(Saved entries)
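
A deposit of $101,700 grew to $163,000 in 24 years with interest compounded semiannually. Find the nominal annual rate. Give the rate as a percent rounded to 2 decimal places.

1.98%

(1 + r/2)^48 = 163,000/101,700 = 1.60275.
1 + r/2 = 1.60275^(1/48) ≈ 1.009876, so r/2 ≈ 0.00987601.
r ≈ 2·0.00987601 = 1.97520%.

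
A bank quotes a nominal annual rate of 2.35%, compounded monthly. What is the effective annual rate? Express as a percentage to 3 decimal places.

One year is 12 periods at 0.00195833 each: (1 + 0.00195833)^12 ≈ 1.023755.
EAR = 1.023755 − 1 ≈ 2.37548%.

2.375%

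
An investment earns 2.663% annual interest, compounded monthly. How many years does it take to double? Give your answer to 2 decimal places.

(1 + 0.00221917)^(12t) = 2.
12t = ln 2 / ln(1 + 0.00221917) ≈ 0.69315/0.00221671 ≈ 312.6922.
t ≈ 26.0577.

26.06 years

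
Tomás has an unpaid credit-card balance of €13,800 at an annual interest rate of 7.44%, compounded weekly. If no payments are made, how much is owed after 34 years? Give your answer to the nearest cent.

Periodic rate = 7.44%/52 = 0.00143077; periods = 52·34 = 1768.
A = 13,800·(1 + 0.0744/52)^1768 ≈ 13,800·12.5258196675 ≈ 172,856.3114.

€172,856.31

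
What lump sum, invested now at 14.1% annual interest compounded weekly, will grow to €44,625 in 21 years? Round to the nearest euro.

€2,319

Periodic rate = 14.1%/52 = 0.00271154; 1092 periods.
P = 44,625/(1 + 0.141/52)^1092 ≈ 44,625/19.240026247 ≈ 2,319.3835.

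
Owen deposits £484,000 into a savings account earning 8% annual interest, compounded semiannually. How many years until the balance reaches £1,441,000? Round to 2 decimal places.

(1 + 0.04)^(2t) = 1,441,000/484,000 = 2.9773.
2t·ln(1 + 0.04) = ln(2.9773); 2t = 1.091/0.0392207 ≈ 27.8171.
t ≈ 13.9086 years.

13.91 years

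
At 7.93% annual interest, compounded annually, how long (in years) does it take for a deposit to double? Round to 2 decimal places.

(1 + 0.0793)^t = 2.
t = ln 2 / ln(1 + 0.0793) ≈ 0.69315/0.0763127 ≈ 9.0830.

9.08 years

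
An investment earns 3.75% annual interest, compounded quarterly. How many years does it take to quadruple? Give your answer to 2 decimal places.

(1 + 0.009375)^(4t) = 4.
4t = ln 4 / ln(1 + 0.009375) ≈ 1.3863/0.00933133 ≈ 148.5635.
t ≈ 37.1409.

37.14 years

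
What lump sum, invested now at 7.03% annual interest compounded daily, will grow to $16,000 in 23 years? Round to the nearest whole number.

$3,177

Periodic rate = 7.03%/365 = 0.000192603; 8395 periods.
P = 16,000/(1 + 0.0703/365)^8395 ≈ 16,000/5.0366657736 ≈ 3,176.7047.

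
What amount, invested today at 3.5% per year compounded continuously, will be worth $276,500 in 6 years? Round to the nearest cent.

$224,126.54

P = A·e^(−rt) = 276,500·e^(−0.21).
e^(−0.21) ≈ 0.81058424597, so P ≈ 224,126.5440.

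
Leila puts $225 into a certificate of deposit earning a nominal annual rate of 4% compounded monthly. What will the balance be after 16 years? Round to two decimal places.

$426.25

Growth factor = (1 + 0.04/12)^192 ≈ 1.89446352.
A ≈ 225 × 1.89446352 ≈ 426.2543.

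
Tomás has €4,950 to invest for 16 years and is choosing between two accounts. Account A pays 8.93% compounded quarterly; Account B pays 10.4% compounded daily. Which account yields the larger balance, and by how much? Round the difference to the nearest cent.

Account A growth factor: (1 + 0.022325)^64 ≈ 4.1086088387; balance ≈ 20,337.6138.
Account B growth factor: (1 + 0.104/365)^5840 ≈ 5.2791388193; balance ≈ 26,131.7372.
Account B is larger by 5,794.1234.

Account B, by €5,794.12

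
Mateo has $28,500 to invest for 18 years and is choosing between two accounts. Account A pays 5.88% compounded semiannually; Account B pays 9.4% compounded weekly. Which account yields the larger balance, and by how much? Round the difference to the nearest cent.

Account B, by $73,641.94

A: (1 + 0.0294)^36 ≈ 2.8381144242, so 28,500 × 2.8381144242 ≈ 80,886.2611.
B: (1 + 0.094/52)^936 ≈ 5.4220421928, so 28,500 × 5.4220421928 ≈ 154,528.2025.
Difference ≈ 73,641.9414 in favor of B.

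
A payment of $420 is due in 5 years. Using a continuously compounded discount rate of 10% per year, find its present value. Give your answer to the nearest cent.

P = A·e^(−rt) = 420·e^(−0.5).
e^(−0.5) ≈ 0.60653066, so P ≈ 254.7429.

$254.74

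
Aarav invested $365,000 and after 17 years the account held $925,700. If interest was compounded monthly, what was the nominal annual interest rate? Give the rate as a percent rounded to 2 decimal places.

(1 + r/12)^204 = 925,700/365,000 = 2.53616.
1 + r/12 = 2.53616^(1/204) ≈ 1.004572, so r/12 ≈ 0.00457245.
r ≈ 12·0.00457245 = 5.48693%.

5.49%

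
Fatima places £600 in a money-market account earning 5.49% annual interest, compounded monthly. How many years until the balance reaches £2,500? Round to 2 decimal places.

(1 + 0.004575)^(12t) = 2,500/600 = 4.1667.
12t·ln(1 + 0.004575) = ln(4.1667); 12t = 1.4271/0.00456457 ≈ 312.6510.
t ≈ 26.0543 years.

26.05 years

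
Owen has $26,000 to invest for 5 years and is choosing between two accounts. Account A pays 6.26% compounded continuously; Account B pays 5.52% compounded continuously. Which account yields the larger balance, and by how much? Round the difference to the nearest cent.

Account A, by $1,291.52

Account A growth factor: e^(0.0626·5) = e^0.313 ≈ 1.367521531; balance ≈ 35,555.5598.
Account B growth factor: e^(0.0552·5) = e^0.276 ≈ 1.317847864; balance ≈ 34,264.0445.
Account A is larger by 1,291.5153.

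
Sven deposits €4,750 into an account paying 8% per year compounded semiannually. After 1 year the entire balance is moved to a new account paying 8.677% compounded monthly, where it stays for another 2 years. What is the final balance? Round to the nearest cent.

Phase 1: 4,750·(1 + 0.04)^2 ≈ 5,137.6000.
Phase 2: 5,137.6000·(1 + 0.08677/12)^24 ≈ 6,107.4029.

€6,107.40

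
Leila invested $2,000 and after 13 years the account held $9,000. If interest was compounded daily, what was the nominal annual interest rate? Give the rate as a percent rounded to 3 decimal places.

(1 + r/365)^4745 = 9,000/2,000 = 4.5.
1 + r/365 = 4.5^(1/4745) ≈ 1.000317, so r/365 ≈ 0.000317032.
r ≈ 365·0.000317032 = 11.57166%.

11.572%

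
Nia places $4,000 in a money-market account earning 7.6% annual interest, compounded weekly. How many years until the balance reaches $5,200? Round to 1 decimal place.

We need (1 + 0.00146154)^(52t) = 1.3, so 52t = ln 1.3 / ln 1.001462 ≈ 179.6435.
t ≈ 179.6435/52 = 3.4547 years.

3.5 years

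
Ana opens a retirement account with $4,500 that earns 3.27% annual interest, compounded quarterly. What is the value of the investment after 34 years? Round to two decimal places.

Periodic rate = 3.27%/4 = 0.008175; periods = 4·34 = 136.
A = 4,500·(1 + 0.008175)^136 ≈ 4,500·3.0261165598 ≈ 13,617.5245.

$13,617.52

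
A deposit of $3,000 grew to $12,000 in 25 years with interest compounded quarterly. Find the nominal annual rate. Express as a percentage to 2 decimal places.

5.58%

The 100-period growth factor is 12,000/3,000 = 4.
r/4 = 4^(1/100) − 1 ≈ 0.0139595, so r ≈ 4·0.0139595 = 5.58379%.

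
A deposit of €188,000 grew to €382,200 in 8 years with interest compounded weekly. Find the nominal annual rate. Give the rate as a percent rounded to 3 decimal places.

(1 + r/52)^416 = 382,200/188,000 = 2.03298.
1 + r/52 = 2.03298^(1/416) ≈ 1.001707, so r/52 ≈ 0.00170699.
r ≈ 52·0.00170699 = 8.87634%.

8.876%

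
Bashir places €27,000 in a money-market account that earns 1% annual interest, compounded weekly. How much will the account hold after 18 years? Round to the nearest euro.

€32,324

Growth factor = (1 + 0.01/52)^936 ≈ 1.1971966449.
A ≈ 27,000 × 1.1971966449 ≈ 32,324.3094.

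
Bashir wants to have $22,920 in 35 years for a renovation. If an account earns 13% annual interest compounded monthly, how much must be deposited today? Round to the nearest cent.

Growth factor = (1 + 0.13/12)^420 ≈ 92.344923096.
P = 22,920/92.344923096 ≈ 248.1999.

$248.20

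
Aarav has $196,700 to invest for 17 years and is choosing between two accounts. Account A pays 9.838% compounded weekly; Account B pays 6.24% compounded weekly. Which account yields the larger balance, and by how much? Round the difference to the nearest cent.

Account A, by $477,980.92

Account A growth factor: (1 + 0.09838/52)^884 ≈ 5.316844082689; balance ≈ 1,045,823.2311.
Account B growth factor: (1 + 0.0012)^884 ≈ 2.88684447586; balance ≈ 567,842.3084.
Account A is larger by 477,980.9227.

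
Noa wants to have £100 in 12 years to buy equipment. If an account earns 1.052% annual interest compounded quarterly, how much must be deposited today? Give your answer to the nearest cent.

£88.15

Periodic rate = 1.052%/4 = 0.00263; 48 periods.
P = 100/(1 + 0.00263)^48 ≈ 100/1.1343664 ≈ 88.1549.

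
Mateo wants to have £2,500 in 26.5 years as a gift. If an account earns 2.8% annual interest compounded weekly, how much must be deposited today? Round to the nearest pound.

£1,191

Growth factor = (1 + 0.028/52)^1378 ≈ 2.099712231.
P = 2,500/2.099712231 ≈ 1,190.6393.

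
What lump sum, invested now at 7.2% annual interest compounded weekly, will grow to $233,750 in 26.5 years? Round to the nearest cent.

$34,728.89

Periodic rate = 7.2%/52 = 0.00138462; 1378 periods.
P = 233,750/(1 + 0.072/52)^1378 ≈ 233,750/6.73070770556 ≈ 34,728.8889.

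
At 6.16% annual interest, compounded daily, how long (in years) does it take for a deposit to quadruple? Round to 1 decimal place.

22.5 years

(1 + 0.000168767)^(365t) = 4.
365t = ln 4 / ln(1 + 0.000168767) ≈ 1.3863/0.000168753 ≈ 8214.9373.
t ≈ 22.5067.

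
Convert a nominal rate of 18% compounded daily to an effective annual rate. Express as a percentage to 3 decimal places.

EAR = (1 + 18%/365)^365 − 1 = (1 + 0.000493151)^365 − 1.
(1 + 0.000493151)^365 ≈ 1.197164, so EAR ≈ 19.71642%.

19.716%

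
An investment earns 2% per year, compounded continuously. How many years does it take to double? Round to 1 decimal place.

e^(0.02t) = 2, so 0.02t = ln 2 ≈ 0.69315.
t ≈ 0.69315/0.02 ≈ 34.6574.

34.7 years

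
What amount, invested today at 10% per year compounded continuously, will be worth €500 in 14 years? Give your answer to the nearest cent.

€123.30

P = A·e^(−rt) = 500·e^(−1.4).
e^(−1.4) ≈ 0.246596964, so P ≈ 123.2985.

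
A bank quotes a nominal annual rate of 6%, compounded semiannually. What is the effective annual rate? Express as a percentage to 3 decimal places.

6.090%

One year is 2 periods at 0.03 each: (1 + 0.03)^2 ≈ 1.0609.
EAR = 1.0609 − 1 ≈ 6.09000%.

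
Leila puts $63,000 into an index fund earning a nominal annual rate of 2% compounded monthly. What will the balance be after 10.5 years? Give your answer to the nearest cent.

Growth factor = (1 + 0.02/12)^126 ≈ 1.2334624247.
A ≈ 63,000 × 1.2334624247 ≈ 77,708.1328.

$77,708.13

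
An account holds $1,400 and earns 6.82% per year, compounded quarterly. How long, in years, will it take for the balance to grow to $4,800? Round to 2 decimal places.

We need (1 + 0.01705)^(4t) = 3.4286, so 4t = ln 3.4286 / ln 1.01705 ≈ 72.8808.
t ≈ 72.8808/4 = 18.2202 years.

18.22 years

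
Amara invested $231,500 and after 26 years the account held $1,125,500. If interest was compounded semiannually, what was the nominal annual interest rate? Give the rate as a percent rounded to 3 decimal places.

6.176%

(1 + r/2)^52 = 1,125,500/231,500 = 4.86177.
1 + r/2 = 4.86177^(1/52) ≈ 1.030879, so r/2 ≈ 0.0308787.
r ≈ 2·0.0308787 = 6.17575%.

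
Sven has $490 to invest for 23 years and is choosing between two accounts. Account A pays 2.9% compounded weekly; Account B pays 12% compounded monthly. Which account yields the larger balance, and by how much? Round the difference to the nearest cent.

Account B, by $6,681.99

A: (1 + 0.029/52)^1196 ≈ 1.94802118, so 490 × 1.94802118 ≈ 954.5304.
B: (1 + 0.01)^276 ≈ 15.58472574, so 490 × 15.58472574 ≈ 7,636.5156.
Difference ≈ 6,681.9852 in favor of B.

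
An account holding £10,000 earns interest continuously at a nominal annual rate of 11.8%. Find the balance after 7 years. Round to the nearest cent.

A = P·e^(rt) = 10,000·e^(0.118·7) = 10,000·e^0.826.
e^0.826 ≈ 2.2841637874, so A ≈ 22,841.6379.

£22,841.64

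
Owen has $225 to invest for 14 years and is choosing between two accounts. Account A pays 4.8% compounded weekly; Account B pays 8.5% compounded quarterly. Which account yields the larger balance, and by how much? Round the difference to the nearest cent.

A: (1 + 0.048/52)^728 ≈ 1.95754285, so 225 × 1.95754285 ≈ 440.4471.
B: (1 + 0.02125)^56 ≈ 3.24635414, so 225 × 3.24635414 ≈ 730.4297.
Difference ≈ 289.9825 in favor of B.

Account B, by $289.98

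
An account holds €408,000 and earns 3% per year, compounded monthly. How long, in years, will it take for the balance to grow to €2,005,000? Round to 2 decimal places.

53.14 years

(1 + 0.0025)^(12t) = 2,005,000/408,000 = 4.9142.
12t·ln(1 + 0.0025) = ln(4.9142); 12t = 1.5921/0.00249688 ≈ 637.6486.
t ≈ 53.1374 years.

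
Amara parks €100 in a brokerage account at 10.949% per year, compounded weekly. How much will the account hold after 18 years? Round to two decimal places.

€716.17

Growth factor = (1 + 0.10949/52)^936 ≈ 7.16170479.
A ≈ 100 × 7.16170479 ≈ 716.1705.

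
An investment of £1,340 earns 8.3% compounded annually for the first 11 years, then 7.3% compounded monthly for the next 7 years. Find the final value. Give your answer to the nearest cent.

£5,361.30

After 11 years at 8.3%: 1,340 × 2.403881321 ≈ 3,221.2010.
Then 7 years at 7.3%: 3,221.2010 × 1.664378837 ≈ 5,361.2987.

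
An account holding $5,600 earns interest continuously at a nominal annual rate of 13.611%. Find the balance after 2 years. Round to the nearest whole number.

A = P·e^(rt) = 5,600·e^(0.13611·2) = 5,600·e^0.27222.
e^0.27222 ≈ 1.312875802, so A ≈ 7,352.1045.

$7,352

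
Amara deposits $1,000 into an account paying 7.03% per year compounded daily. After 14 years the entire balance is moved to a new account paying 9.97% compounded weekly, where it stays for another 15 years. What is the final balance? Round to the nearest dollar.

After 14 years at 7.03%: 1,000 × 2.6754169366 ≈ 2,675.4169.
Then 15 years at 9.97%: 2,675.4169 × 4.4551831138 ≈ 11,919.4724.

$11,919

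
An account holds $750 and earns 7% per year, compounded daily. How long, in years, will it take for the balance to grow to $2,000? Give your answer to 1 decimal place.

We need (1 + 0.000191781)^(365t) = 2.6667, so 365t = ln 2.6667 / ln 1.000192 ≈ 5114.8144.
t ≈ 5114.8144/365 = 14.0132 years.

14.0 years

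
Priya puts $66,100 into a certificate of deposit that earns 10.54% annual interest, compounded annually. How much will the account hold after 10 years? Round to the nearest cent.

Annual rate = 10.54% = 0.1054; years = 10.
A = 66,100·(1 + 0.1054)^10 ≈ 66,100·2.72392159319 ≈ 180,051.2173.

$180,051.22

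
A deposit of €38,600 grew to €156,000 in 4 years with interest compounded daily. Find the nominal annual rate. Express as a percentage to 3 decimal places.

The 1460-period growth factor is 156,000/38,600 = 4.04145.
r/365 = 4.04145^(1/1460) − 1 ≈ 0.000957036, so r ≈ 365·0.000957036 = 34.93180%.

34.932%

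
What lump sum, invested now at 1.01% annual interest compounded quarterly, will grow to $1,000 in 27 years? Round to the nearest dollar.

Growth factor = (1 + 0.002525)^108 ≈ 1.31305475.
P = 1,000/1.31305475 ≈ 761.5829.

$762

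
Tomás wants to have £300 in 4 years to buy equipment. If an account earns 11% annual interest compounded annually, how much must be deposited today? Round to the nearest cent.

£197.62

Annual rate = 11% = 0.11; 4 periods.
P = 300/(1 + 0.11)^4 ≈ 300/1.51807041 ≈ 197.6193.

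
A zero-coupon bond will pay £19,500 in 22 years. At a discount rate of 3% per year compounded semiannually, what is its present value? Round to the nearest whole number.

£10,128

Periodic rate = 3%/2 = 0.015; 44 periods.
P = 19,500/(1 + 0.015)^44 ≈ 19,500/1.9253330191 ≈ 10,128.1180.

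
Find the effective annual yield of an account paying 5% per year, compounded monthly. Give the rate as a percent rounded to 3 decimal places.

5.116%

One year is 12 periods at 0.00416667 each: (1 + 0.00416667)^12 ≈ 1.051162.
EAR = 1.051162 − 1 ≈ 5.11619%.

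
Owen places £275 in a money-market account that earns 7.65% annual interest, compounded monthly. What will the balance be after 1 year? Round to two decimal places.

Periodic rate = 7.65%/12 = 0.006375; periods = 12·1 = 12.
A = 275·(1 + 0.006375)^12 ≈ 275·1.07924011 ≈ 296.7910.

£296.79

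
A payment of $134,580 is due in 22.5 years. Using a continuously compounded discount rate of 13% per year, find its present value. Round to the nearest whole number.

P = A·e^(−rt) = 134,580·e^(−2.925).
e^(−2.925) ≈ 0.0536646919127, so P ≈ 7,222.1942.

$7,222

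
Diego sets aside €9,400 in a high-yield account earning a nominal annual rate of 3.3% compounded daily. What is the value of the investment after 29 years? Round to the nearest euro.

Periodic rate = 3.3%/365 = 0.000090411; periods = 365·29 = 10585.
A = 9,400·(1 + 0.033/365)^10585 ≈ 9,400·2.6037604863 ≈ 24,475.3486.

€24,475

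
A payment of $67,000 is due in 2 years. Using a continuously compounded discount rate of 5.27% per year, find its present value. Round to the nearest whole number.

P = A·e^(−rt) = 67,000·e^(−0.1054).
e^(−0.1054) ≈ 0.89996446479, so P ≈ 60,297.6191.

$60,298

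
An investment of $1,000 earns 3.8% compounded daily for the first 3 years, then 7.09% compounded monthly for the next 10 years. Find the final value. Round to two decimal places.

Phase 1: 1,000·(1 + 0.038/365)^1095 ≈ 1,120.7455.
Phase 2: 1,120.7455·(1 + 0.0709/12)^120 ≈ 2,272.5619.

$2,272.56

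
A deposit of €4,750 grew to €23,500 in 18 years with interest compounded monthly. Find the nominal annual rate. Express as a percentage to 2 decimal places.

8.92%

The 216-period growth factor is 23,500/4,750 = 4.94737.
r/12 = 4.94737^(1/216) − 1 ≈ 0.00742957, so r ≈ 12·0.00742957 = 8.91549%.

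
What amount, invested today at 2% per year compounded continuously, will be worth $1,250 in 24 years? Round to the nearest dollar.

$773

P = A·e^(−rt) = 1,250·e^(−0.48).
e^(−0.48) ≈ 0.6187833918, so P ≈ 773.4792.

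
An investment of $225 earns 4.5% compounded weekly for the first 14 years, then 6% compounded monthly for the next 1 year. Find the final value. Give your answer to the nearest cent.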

◆ **WHAT IS EXPECTED**
The lines wanted are those from the one with "What amount, invested today at 2%" through the last line of the records, repeated exactly and with both ends included.

◆ **REPLY TO THE TASK**
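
What amount, invested today at 2% per year compounded continuously, will be worth $1,250 in 24 years? Round to the nearest dollar.

$773

P = A·e^(−rt) = 1,250·e^(−0.48).
e^(−0.48) ≈ 0.6187833918, so P ≈ 773.4792.

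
An investment of $225 earns 4.5% compounded weekly for the first 14 years, then 6% compounded monthly for the next 1 year. Find the final value. Give your answer to the nearest cent.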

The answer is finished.